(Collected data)

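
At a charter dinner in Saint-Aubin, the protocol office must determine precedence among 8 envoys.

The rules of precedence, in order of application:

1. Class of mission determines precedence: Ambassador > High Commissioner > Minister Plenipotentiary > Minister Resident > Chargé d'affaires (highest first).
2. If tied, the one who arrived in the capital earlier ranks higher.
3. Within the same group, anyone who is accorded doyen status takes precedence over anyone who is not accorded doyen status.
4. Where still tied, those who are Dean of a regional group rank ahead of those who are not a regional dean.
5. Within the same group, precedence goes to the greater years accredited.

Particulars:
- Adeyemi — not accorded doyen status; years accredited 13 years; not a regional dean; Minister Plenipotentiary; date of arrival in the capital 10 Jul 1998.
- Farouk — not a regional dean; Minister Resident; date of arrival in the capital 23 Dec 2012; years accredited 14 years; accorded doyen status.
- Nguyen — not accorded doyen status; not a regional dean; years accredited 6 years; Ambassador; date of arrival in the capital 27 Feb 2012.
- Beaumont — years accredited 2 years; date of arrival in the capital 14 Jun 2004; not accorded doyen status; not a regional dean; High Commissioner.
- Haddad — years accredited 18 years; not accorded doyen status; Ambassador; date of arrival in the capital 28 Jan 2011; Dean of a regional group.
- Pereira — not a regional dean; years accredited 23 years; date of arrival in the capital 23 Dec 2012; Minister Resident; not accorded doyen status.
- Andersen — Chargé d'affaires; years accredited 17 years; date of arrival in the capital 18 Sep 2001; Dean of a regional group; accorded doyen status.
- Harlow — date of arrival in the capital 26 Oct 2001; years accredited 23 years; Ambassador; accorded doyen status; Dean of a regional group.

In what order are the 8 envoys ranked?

Harlow, Haddad, Nguyen, Beaumont, Adeyemi, Farouk, Pereira, Andersen

By class of mission: Harlow, Haddad and Nguyen (Ambassador); then Beaumont (High Commissioner); then Adeyemi (Minister Plenipotentiary); then Farouk and Pereira (Minister Resident); then Andersen (Chargé d'affaires).
Among Harlow, Haddad and Nguyen, by date of arrival in the capital (earlier first): Harlow (26 Oct 2001) before Haddad (28 Jan 2011) before Nguyen (27 Feb 2012).
Farouk and Pereira both have date of arrival in the capital 23 Dec 2012, so the next rule applies.
Among Farouk and Pereira, accorded doyen status before not accorded doyen status: Farouk (accorded doyen status) before Pereira (not accorded doyen status).
Full order: Harlow, Haddad, Nguyen, Beaumont, Adeyemi, Farouk, Pereira, Andersen.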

Task to carry out: Each record should be returned precisely as written.

Response box:
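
At a charter dinner in Saint-Aubin, the protocol office must determine precedence among 8 envoys.

The rules of precedence, in order of application:

1. Class of mission determines precedence: Ambassador > High Commissioner > Minister Plenipotentiary > Minister Resident > Chargé d'affaires (highest first).
2. If tied, the one who arrived in the capital earlier ranks higher.
3. Within the same group, anyone who is accorded doyen status takes precedence over anyone who is not accorded doyen status.
4. Where still tied, those who are Dean of a regional group rank ahead of those who are not a regional dean.
5. Within the same group, precedence goes to the greater years accredited.

Particulars:
- Adeyemi — not accorded doyen status; years accredited 13 years; not a regional dean; Minister Plenipotentiary; date of arrival in the capital 10 Jul 1998.
- Farouk — not a regional dean; Minister Resident; date of arrival in the capital 23 Dec 2012; years accredited 14 years; accorded doyen status.
- Nguyen — not accorded doyen status; not a regional dean; years accredited 6 years; Ambassador; date of arrival in the capital 27 Feb 2012.
- Beaumont — years accredited 2 years; date of arrival in the capital 14 Jun 2004; not accorded doyen status; not a regional dean; High Commissioner.
- Haddad — years accredited 18 years; not accorded doyen status; Ambassador; date of arrival in the capital 28 Jan 2011; Dean of a regional group.
- Pereira — not a regional dean; years accredited 23 years; date of arrival in the capital 23 Dec 2012; Minister Resident; not accorded doyen status.
- Andersen — Chargé d'affaires; years accredited 17 years; date of arrival in the capital 18 Sep 2001; Dean of a regional group; accorded doyen status.
- Harlow — date of arrival in the capital 26 Oct 2001; years accredited 23 years; Ambassador; accorded doyen status; Dean of a regional group.

In what order are the 8 envoys ranked?

Harlow, Haddad, Nguyen, Beaumont, Adeyemi, Farouk, Pereira, Andersen

By class of mission: Harlow, Haddad and Nguyen (Ambassador); then Beaumont (High Commissioner); then Adeyemi (Minister Plenipotentiary); then Farouk and Pereira (Minister Resident); then Andersen (Chargé d'affaires).
Among Harlow, Haddad and Nguyen, by date of arrival in the capital (earlier first): Harlow (26 Oct 2001) before Haddad (28 Jan 2011) before Nguyen (27 Feb 2012).
Farouk and Pereira both have date of arrival in the capital 23 Dec 2012, so the next rule applies.
Among Farouk and Pereira, accorded doyen status before not accorded doyen status: Farouk (accorded doyen status) before Pereira (not accorded doyen status).
Full order: Harlow, Haddad, Nguyen, Beaumont, Adeyemi, Farouk, Pereira, Andersen.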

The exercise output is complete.